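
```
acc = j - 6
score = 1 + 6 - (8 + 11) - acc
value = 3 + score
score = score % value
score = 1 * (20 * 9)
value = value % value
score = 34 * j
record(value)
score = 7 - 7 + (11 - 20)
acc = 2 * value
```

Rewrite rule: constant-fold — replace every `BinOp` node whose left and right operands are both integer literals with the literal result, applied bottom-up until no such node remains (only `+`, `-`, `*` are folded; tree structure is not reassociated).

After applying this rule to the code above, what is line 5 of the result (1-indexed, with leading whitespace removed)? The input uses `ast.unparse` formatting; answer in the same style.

Transformed code:
acc = j - 6
score = -12 - acc
value = 3 + score
score = score % value
score = 180
value = value % value
score = 34 * j
record(value)
score = -9
acc = 2 * value

score = 180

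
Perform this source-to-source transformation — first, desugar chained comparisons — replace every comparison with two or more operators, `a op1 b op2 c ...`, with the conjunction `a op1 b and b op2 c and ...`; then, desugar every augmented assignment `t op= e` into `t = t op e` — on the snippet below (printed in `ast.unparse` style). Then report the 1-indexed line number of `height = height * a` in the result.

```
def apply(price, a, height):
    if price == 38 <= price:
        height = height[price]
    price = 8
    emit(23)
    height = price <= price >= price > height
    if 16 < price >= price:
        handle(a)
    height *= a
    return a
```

9

Transformed code:
def apply(price, a, height):
    if price == 38 and 38 <= price:
        height = height[price]
    price = 8
    emit(23)
    height = price <= price and price >= price and (price > height)
    if 16 < price and price >= price:
        handle(a)
    height = height * a
    return a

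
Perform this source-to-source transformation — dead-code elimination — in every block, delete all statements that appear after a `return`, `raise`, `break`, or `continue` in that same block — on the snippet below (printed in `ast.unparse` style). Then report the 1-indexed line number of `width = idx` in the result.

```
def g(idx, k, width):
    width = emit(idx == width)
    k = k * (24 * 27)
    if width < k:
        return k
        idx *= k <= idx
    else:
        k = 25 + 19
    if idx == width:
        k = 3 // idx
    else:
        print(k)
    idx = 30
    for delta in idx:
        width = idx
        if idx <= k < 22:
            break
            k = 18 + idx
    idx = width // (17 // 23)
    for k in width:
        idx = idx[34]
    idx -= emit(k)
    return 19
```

Transformed code:
def g(idx, k, width):
    width = emit(idx == width)
    k = k * (24 * 27)
    if width < k:
        return k
    else:
        k = 25 + 19
    if idx == width:
        k = 3 // idx
    else:
        print(k)
    idx = 30
    for delta in idx:
        width = idx
        if idx <= k < 22:
            break
    idx = width // (17 // 23)
    for k in width:
        idx = idx[34]
    idx -= emit(k)
    return 19

14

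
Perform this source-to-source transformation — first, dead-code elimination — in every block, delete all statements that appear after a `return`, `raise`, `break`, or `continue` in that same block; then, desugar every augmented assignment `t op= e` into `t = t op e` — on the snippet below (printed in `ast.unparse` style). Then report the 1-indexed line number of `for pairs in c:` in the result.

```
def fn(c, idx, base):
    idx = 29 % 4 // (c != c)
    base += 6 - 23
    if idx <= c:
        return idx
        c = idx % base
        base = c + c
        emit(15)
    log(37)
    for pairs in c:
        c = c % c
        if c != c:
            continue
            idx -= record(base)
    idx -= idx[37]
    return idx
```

7

Transformed code:
def fn(c, idx, base):
    idx = 29 % 4 // (c != c)
    base = base + (6 - 23)
    if idx <= c:
        return idx
    log(37)
    for pairs in c:
        c = c % c
        if c != c:
            continue
    idx = idx - idx[37]
    return idx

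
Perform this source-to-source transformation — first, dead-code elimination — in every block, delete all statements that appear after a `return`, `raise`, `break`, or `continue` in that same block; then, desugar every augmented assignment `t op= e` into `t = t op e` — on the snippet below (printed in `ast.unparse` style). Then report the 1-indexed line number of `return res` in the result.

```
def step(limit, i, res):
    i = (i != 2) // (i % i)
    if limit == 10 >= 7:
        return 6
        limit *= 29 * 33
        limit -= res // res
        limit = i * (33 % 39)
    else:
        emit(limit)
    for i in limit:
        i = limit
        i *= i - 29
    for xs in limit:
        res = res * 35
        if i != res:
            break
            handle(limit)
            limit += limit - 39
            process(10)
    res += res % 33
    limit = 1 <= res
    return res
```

Transformed code:
def step(limit, i, res):
    i = (i != 2) // (i % i)
    if limit == 10 >= 7:
        return 6
    else:
        emit(limit)
    for i in limit:
        i = limit
        i = i * (i - 29)
    for xs in limit:
        res = res * 35
        if i != res:
            break
    res = res + res % 33
    limit = 1 <= res
    return res

16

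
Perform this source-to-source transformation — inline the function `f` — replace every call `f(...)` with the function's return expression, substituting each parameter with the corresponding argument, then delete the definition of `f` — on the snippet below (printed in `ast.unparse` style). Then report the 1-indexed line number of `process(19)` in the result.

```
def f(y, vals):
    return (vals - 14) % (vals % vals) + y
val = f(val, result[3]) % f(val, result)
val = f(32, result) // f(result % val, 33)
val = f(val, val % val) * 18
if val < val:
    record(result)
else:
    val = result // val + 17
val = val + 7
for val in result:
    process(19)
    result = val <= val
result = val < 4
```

10

Transformed code:
val = ((result[3] - 14) % (result[3] % result[3]) + val) % ((result - 14) % (result % result) + val)
val = ((result - 14) % (result % result) + 32) // ((33 - 14) % (33 % 33) + result % val)
val = ((val % val - 14) % (val % val % (val % val)) + val) * 18
if val < val:
    record(result)
else:
    val = result // val + 17
val = val + 7
for val in result:
    process(19)
    result = val <= val
result = val < 4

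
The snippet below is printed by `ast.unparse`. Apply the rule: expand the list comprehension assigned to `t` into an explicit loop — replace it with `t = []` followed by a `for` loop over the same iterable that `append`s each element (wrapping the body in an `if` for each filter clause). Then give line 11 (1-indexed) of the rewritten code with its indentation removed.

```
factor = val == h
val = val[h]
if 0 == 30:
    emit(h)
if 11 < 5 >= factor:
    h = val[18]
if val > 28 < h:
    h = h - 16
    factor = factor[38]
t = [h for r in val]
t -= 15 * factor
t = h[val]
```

Transformed code:
factor = val == h
val = val[h]
if 0 == 30:
    emit(h)
if 11 < 5 >= factor:
    h = val[18]
if val > 28 < h:
    h = h - 16
    factor = factor[38]
t = []
for r in val:
    t.append(h)
t -= 15 * factor
t = h[val]

for r in val:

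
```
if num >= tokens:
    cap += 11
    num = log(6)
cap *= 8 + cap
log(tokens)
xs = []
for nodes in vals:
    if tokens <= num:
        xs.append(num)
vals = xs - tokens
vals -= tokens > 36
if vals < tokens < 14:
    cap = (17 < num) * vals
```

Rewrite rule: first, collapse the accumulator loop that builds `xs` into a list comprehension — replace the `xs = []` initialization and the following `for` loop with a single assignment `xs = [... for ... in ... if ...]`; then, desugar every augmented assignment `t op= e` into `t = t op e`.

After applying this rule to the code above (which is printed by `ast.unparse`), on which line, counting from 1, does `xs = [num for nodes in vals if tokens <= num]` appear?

Transformed code:
if num >= tokens:
    cap = cap + 11
    num = log(6)
cap = cap * (8 + cap)
log(tokens)
xs = [num for nodes in vals if tokens <= num]
vals = xs - tokens
vals = vals - (tokens > 36)
if vals < tokens < 14:
    cap = (17 < num) * vals

6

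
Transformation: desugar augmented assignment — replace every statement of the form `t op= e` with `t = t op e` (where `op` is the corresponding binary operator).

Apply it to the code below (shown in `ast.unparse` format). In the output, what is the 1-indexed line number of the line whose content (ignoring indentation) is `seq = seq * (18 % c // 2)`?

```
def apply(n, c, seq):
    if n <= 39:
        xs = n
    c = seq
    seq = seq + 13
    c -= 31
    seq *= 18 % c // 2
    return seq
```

7

Transformed code:
def apply(n, c, seq):
    if n <= 39:
        xs = n
    c = seq
    seq = seq + 13
    c = c - 31
    seq = seq * (18 % c // 2)
    return seq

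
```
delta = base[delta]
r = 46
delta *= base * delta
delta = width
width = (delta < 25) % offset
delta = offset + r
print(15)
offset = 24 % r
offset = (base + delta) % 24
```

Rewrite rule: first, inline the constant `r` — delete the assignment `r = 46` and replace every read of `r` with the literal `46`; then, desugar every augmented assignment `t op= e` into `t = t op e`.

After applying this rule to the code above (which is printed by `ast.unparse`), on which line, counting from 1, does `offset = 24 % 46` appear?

Transformed code:
delta = base[delta]
delta = delta * (base * delta)
delta = width
width = (delta < 25) % offset
delta = offset + 46
print(15)
offset = 24 % 46
offset = (base + delta) % 24

7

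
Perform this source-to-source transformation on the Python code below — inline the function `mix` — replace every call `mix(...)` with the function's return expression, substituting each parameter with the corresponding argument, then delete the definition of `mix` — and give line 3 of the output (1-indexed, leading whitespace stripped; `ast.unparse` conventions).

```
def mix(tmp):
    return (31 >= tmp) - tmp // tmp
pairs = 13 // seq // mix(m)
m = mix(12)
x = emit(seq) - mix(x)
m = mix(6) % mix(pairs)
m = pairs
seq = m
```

Transformed code:
pairs = 13 // seq // ((31 >= m) - m // m)
m = (31 >= 12) - 12 // 12
x = emit(seq) - ((31 >= x) - x // x)
m = ((31 >= 6) - 6 // 6) % ((31 >= pairs) - pairs // pairs)
m = pairs
seq = m

x = emit(seq) - ((31 >= x) - x // x)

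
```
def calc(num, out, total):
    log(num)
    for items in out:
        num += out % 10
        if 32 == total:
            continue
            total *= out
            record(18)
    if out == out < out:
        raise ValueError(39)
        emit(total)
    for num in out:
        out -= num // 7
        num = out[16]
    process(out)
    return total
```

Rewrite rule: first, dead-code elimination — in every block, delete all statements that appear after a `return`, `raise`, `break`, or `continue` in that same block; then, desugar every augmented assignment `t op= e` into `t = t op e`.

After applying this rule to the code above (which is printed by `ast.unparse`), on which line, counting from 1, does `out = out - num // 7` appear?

10

Transformed code:
def calc(num, out, total):
    log(num)
    for items in out:
        num = num + out % 10
        if 32 == total:
            continue
    if out == out < out:
        raise ValueError(39)
    for num in out:
        out = out - num // 7
        num = out[16]
    process(out)
    return total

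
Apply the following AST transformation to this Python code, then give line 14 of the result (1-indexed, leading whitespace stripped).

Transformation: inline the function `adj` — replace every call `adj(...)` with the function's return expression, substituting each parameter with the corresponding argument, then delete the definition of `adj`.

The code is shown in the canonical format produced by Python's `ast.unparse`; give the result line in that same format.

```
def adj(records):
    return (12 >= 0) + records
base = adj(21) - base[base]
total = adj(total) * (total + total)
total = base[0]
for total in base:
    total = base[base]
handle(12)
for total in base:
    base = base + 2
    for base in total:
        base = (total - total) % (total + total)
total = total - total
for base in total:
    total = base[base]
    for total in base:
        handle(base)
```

for total in base:

Transformed code:
base = (12 >= 0) + 21 - base[base]
total = ((12 >= 0) + total) * (total + total)
total = base[0]
for total in base:
    total = base[base]
handle(12)
for total in base:
    base = base + 2
    for base in total:
        base = (total - total) % (total + total)
total = total - total
for base in total:
    total = base[base]
    for total in base:
        handle(base)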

-------------------------

In how many lines of the material does the word "shown" appear? Give only the number.

2